Task directions: For every line of the material below, check for the string "axis" and return the line if it is there.

Excerpted records:
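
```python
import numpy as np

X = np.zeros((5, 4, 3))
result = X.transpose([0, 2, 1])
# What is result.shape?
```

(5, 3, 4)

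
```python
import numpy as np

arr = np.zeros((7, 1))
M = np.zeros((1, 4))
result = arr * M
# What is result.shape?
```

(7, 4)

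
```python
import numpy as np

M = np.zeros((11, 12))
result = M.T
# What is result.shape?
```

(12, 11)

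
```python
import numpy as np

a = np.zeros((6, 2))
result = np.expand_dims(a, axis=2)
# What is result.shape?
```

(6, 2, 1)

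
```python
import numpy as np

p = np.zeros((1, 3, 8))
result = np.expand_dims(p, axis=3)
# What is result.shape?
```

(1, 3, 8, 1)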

==

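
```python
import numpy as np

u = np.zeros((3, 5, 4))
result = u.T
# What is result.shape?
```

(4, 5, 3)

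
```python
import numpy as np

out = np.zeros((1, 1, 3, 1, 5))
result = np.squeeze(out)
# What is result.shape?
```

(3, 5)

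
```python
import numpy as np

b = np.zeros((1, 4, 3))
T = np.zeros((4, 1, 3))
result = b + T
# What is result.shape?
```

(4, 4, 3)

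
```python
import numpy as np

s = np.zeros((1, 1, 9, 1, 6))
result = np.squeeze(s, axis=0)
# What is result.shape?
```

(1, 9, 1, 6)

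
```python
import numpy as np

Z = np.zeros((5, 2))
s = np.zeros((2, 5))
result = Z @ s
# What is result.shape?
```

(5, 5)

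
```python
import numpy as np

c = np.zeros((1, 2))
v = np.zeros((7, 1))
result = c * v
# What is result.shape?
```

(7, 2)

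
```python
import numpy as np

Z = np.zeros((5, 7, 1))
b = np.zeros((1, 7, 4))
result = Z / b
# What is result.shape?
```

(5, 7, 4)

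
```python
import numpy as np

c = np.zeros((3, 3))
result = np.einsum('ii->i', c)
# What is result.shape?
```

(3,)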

Task output:
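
result = np.expand_dims(a, axis=2)
result = np.expand_dims(p, axis=3)
result = np.squeeze(s, axis=0)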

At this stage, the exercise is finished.